WHAT TO PRODUCE> Below this line is a set of entries; quote exactly the lines from the line that contains "8] has adjacency matrix" to the line that contains "8, 7 9, 8 9.", both lines included.

Collected data:
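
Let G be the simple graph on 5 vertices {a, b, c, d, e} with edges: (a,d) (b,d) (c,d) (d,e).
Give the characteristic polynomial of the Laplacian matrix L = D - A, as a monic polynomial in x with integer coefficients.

x^5 - 8x^4 + 18x^3 - 16x^2 + 5x

Reading degrees in the order [a, b, c, d, e] gives [1, 1, 1, 4, 1]; set D = diag(1, 1, 1, 4, 1) and form L = D - A. Computing det(xI - L) by cofactor expansion (or equivalently via sum-over-permutations) gives x^5 - 8x^4 + 18x^3 - 16x^2 + 5x. Since p(0) = det(-L) = 0, x divides p(x). The eigenvalues sum to 8, which equals trace(L) = 2|E|. The largest eigenvalue, 5, is at most the vertex count 5.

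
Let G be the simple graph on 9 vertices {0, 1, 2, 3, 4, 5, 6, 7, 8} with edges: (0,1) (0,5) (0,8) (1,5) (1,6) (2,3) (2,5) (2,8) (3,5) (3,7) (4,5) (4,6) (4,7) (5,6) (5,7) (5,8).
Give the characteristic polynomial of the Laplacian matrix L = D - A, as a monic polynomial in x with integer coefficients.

With the vertex order [0, 1, 2, 3, 4, 5, 6, 7, 8], the degrees are [3, 3, 3, 3, 3, 8, 3, 3, 3], giving D = diag(3, 3, 3, 3, 3, 8, 3, 3, 3) and L = D - A. L has integer entries, so p(x) = det(xI - L) has integer coefficients. Expanding the determinant yields x^9 - 32x^8 + 428x^7 - 3136x^6 + 13786x^5 - 37232x^4 + 60276x^3 - 53424x^2 + 19845x. Since p(0) = det(-L) = 0, x divides p(x). By the matrix-tree theorem the graph has (1/9) * product of the nonzero eigenvalues = 2205 spanning trees.

x^9 - 32x^8 + 428x^7 - 3136x^6 + 13786x^5 - 37232x^4 + 60276x^3 - 53424x^2 + 19845x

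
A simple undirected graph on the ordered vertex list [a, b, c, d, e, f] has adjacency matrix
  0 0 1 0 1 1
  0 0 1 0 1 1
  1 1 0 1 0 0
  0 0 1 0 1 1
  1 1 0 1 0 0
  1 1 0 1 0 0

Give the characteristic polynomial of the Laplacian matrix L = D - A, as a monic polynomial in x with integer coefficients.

x^6 - 18x^5 + 126x^4 - 432x^3 + 729x^2 - 486x

Reading degrees in the order [a, b, c, d, e, f] gives [3, 3, 3, 3, 3, 3]; set D = diag(3, 3, 3, 3, 3, 3) and form L = D - A. L has integer entries, so p(x) = det(xI - L) has integer coefficients. Expanding the determinant yields x^6 - 18x^5 + 126x^4 - 432x^3 + 729x^2 - 486x. Since p(0) = det(-L) = 0, x divides p(x). By the matrix-tree theorem the graph has (1/6) * product of the nonzero eigenvalues = 81 spanning trees. The largest eigenvalue, 6, is at most the vertex count 6.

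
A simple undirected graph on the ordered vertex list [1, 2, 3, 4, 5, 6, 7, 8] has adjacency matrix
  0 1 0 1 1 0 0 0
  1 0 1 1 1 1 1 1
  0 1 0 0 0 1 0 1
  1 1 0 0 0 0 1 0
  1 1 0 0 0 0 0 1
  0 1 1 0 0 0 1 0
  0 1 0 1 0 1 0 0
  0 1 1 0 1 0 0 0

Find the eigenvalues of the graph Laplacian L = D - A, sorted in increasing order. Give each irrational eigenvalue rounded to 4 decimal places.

[0, 1.7530, 1.7530, 3.4450, 3.4450, 4.8019, 4.8019, 8]

Each diagonal entry of L is the vertex degree and each off-diagonal entry is -1 where an edge is present, 0 otherwise; in the order [1, 2, 3, 4, 5, 6, 7, 8] the diagonal is [3, 7, 3, 3, 3, 3, 3, 3]. The multiplicity of 0 as a Laplacian eigenvalue equals the number of connected components. The single zero eigenvalue shows the graph is connected. The largest eigenvalue, 8, is at most the vertex count 8. By the matrix-tree theorem the graph has (1/8) * product of the nonzero eigenvalues = 841 spanning trees.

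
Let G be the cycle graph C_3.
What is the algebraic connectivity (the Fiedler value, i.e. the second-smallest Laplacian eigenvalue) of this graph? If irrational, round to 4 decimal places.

The graph has 3 vertices and degree multiset [2, 2, 2]; D is the diagonal matrix of degrees and L = D - A. The sorted Laplacian eigenvalues are [0, 3, 3]; the algebraic connectivity is the second entry, 3.

3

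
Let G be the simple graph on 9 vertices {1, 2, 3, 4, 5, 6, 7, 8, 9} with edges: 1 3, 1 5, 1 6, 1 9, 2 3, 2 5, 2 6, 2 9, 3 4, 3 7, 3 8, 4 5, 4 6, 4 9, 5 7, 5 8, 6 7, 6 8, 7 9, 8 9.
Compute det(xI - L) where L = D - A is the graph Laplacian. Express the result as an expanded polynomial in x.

x^9 - 40x^8 + 690x^7 - 6720x^6 + 40485x^5 - 154704x^4 + 366560x^3 - 492800x^2 + 288000x

Each diagonal entry of L is the vertex degree and each off-diagonal entry is -1 where an edge is present, 0 otherwise; in the order [1, 2, 3, 4, 5, 6, 7, 8, 9] the diagonal is [4, 4, 5, 4, 5, 5, 4, 4, 5]. Computing det(xI - L) by cofactor expansion (or equivalently via sum-over-permutations) gives x^9 - 40x^8 + 690x^7 - 6720x^6 + 40485x^5 - 154704x^4 + 366560x^3 - 492800x^2 + 288000x. The coefficient of x^8 equals -trace(L) = -40, matching the sum of degrees. By the matrix-tree theorem the graph has (1/9) * product of the nonzero eigenvalues = 32000 spanning trees.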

OUTPUT OF THE TASK>
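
A simple undirected graph on the ordered vertex list [1, 2, 3, 4, 5, 6, 7, 8] has adjacency matrix
  0 1 0 1 1 0 0 0
  1 0 1 1 1 1 1 1
  0 1 0 0 0 1 0 1
  1 1 0 0 0 0 1 0
  1 1 0 0 0 0 0 1
  0 1 1 0 0 0 1 0
  0 1 0 1 0 1 0 0
  0 1 1 0 1 0 0 0

Find the eigenvalues of the graph Laplacian L = D - A, sorted in increasing order. Give each irrational eigenvalue rounded to 4 decimal places.

[0, 1.7530, 1.7530, 3.4450, 3.4450, 4.8019, 4.8019, 8]

Each diagonal entry of L is the vertex degree and each off-diagonal entry is -1 where an edge is present, 0 otherwise; in the order [1, 2, 3, 4, 5, 6, 7, 8] the diagonal is [3, 7, 3, 3, 3, 3, 3, 3]. The multiplicity of 0 as a Laplacian eigenvalue equals the number of connected components. The single zero eigenvalue shows the graph is connected. The largest eigenvalue, 8, is at most the vertex count 8. By the matrix-tree theorem the graph has (1/8) * product of the nonzero eigenvalues = 841 spanning trees.

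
Let G be the cycle graph C_3.
What is the algebraic connectivity (the Fiedler value, i.e. the second-smallest Laplacian eigenvalue) of this graph? If irrational, round to 4 decimal places.

The graph has 3 vertices and degree multiset [2, 2, 2]; D is the diagonal matrix of degrees and L = D - A. The sorted Laplacian eigenvalues are [0, 3, 3]; the algebraic connectivity is the second entry, 3.

3

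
Let G be the simple graph on 9 vertices {1, 2, 3, 4, 5, 6, 7, 8, 9} with edges: 1 3, 1 5, 1 6, 1 9, 2 3, 2 5, 2 6, 2 9, 3 4, 3 7, 3 8, 4 5, 4 6, 4 9, 5 7, 5 8, 6 7, 6 8, 7 9, 8 9.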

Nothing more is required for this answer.